====== Given data ======

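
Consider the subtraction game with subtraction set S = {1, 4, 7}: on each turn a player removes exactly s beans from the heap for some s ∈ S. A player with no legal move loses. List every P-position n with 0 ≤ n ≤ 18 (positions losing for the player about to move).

G(0) = 0
G(1) = mex{0} = 1
G(2) = mex{1} = 0
G(3) = mex{0} = 1
G(4) = mex{1,0} = 2
G(5) = mex{2,1} = 0
G(6) = mex{0,0} = 1
G(7) = mex{1,1,0} = 2
G(8) = mex{2,2,1} = 0
G(9) = mex{0,0,0} = 1
G(10) = mex{1,1,1} = 0
G(11) = mex{0,2,2} = 1
G(12) = mex{1,0,0} = 2
G(13) = mex{2,1,1} = 0
G(14) = mex{0,0,2} = 1
G(15) = mex{1,1,0} = 2
G(16) = mex{2,2,1} = 0
G(17) = mex{0,0,0} = 1
G(18) = mex{1,1,1} = 0
P-positions are exactly the n with G(n) = 0.

0, 2, 5, 8, 10, 13, 16, 18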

======

▶ _Task description_:
Write out a word-for-word copy of every entry above.

▶ _Solution_:
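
Consider the subtraction game with subtraction set S = {1, 4, 7}: on each turn a player removes exactly s beans from the heap for some s ∈ S. A player with no legal move loses. List every P-position n with 0 ≤ n ≤ 18 (positions losing for the player about to move).

G(0) = 0
G(1) = mex{0} = 1
G(2) = mex{1} = 0
G(3) = mex{0} = 1
G(4) = mex{1,0} = 2
G(5) = mex{2,1} = 0
G(6) = mex{0,0} = 1
G(7) = mex{1,1,0} = 2
G(8) = mex{2,2,1} = 0
G(9) = mex{0,0,0} = 1
G(10) = mex{1,1,1} = 0
G(11) = mex{0,2,2} = 1
G(12) = mex{1,0,0} = 2
G(13) = mex{2,1,1} = 0
G(14) = mex{0,0,2} = 1
G(15) = mex{1,1,0} = 2
G(16) = mex{2,2,1} = 0
G(17) = mex{0,0,0} = 1
G(18) = mex{1,1,1} = 0
P-positions are exactly the n with G(n) = 0.

0, 2, 5, 8, 10, 13, 16, 18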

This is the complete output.